TASK PROMPT ::
These entries are to be retyped in full, word for word.

(Stored items)
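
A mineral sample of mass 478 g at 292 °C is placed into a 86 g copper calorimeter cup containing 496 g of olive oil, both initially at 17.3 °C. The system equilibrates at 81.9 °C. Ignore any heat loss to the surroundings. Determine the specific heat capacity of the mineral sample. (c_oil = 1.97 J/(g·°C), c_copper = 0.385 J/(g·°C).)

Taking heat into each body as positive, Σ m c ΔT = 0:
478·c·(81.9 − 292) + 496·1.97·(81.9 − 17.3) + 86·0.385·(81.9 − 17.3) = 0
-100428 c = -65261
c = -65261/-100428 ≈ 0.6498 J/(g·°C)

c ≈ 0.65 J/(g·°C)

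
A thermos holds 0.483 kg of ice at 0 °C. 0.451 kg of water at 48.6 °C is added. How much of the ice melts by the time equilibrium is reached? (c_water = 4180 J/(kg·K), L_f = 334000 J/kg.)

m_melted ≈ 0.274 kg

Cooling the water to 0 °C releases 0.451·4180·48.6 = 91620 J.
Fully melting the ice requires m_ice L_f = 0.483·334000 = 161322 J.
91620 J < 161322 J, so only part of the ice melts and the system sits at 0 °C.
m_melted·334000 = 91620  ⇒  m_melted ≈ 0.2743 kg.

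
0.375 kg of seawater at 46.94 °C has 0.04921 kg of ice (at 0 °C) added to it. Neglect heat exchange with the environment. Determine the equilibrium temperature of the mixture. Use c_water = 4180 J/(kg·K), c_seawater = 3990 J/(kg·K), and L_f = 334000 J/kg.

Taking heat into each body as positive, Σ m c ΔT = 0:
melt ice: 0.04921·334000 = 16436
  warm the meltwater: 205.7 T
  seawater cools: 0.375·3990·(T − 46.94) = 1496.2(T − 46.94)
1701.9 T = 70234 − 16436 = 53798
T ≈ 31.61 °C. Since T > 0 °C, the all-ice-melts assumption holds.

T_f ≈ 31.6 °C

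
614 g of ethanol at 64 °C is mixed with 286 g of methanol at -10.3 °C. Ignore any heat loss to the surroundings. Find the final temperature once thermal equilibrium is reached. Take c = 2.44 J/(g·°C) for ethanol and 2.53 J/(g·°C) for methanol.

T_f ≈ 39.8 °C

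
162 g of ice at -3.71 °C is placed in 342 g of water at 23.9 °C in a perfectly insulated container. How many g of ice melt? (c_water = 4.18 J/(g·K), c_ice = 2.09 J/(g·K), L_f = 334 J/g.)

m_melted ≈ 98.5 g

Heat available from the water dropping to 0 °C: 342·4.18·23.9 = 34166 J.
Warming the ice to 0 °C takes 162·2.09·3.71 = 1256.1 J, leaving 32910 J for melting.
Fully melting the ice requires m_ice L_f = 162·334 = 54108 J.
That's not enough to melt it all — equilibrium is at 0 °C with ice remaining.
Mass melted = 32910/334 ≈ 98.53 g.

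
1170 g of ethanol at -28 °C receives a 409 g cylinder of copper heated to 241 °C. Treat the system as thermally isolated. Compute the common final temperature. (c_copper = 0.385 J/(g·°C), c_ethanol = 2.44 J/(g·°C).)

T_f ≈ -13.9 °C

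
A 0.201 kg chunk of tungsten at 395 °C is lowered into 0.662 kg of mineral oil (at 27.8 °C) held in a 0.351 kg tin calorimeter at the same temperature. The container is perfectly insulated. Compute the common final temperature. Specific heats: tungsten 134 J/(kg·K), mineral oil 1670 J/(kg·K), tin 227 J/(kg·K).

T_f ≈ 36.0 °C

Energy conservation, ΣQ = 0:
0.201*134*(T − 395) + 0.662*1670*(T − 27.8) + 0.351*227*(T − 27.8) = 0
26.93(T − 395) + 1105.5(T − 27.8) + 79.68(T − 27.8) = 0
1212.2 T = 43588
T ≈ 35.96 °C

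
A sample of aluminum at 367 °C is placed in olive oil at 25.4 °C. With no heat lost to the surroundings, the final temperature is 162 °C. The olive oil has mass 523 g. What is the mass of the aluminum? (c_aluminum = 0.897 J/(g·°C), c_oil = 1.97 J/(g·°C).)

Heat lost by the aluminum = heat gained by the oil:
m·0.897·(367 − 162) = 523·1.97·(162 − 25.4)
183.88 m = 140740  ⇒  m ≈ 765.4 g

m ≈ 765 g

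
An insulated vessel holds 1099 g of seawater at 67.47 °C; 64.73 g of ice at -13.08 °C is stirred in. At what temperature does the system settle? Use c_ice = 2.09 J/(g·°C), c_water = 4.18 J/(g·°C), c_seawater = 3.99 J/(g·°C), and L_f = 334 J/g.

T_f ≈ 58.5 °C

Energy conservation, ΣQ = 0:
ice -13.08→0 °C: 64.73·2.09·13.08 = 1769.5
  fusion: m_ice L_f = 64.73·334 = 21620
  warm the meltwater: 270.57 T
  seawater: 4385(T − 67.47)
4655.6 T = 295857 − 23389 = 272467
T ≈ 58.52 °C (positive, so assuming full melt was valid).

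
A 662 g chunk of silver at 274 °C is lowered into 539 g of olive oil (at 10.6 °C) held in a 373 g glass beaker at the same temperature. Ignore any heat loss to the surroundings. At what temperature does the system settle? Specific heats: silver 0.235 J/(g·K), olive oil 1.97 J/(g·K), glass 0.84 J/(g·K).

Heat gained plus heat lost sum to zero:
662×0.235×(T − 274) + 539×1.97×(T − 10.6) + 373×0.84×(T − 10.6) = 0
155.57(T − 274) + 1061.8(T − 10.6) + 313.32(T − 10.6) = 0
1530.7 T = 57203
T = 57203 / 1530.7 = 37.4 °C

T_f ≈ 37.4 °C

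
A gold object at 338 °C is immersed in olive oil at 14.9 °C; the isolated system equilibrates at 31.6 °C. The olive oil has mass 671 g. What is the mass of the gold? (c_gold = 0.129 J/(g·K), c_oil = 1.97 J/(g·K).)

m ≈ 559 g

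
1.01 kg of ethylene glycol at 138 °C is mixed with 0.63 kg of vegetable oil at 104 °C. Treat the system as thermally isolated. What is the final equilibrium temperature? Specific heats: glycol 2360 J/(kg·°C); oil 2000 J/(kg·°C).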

WRITTEN SOLUTION ::
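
A mineral sample of mass 478 g at 292 °C is placed into a 86 g copper calorimeter cup containing 496 g of olive oil, both initially at 17.3 °C. The system equilibrates at 81.9 °C. Ignore any heat loss to the surroundings. Determine the specific heat capacity of the mineral sample. (c_oil = 1.97 J/(g·°C), c_copper = 0.385 J/(g·°C).)

Taking heat into each body as positive, Σ m c ΔT = 0:
478·c·(81.9 − 292) + 496·1.97·(81.9 − 17.3) + 86·0.385·(81.9 − 17.3) = 0
-100428 c = -65261
c = -65261/-100428 ≈ 0.6498 J/(g·°C)

c ≈ 0.65 J/(g·°C)

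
A thermos holds 0.483 kg of ice at 0 °C. 0.451 kg of water at 48.6 °C is added. How much of the ice melts by the time equilibrium is reached? (c_water = 4180 J/(kg·K), L_f = 334000 J/kg.)

m_melted ≈ 0.274 kg

Cooling the water to 0 °C releases 0.451·4180·48.6 = 91620 J.
Fully melting the ice requires m_ice L_f = 0.483·334000 = 161322 J.
91620 J < 161322 J, so only part of the ice melts and the system sits at 0 °C.
m_melted·334000 = 91620  ⇒  m_melted ≈ 0.2743 kg.

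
0.375 kg of seawater at 46.94 °C has 0.04921 kg of ice (at 0 °C) added to it. Neglect heat exchange with the environment. Determine the equilibrium temperature of the mixture. Use c_water = 4180 J/(kg·K), c_seawater = 3990 J/(kg·K), and L_f = 334000 J/kg.

Taking heat into each body as positive, Σ m c ΔT = 0:
melt ice: 0.04921·334000 = 16436
  warm the meltwater: 205.7 T
  seawater cools: 0.375·3990·(T − 46.94) = 1496.2(T − 46.94)
1701.9 T = 70234 − 16436 = 53798
T ≈ 31.61 °C. Since T > 0 °C, the all-ice-melts assumption holds.

T_f ≈ 31.6 °C

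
614 g of ethanol at 64 °C is mixed with 286 g of methanol at -10.3 °C. Ignore any heat loss to the surroundings. Find the final temperature once thermal equilibrium is reached. Take c = 2.44 J/(g·°C) for ethanol and 2.53 J/(g·°C) for methanol.

T_f ≈ 39.8 °C

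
162 g of ice at -3.71 °C is placed in 342 g of water at 23.9 °C in a perfectly insulated container. How many g of ice melt? (c_water = 4.18 J/(g·K), c_ice = 2.09 J/(g·K), L_f = 334 J/g.)

m_melted ≈ 98.5 g

Heat available from the water dropping to 0 °C: 342·4.18·23.9 = 34166 J.
Warming the ice to 0 °C takes 162·2.09·3.71 = 1256.1 J, leaving 32910 J for melting.
Fully melting the ice requires m_ice L_f = 162·334 = 54108 J.
That's not enough to melt it all — equilibrium is at 0 °C with ice remaining.
Mass melted = 32910/334 ≈ 98.53 g.

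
1170 g of ethanol at -28 °C receives a 409 g cylinder of copper heated to 241 °C. Treat the system as thermally isolated. Compute the common final temperature. (c_copper = 0.385 J/(g·°C), c_ethanol = 2.44 J/(g·°C).)

T_f ≈ -13.9 °C

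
A 0.201 kg chunk of tungsten at 395 °C is lowered into 0.662 kg of mineral oil (at 27.8 °C) held in a 0.351 kg tin calorimeter at the same temperature. The container is perfectly insulated. Compute the common final temperature. Specific heats: tungsten 134 J/(kg·K), mineral oil 1670 J/(kg·K), tin 227 J/(kg·K).

T_f ≈ 36.0 °C

Energy conservation, ΣQ = 0:
0.201*134*(T − 395) + 0.662*1670*(T − 27.8) + 0.351*227*(T − 27.8) = 0
26.93(T − 395) + 1105.5(T − 27.8) + 79.68(T − 27.8) = 0
1212.2 T = 43588
T ≈ 35.96 °C

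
A sample of aluminum at 367 °C is placed in olive oil at 25.4 °C. With no heat lost to the surroundings, the final temperature is 162 °C. The olive oil has mass 523 g. What is the mass of the aluminum? (c_aluminum = 0.897 J/(g·°C), c_oil = 1.97 J/(g·°C).)

Heat lost by the aluminum = heat gained by the oil:
m·0.897·(367 − 162) = 523·1.97·(162 − 25.4)
183.88 m = 140740  ⇒  m ≈ 765.4 g

m ≈ 765 g

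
An insulated vessel holds 1099 g of seawater at 67.47 °C; 64.73 g of ice at -13.08 °C is stirred in. At what temperature does the system settle? Use c_ice = 2.09 J/(g·°C), c_water = 4.18 J/(g·°C), c_seawater = 3.99 J/(g·°C), and L_f = 334 J/g.

T_f ≈ 58.5 °C

Energy conservation, ΣQ = 0:
ice -13.08→0 °C: 64.73·2.09·13.08 = 1769.5
  fusion: m_ice L_f = 64.73·334 = 21620
  warm the meltwater: 270.57 T
  seawater: 4385(T − 67.47)
4655.6 T = 295857 − 23389 = 272467
T ≈ 58.52 °C (positive, so assuming full melt was valid).

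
A 662 g chunk of silver at 274 °C is lowered into 539 g of olive oil (at 10.6 °C) held in a 373 g glass beaker at the same temperature. Ignore any heat loss to the surroundings. At what temperature does the system settle? Specific heats: silver 0.235 J/(g·K), olive oil 1.97 J/(g·K), glass 0.84 J/(g·K).

Heat gained plus heat lost sum to zero:
662×0.235×(T − 274) + 539×1.97×(T − 10.6) + 373×0.84×(T − 10.6) = 0
155.57(T − 274) + 1061.8(T − 10.6) + 313.32(T − 10.6) = 0
1530.7 T = 57203
T = 57203 / 1530.7 = 37.4 °C

T_f ≈ 37.4 °C

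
A gold object at 338 °C is immersed in olive oil at 14.9 °C; the isolated system equilibrates at 31.6 °C. The olive oil has mass 671 g. What is the mass of the gold? (c_gold = 0.129 J/(g·K), c_oil = 1.97 J/(g·K).)

m ≈ 559 g

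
1.01 kg of ethylene glycol at 138 °C is mixed with 0.63 kg of vegetable oil at 104 °C. Treat the system as thermally isolated. What is the final equilibrium temperature? Specific heats: glycol 2360 J/(kg·°C); oil 2000 J/(kg·°C).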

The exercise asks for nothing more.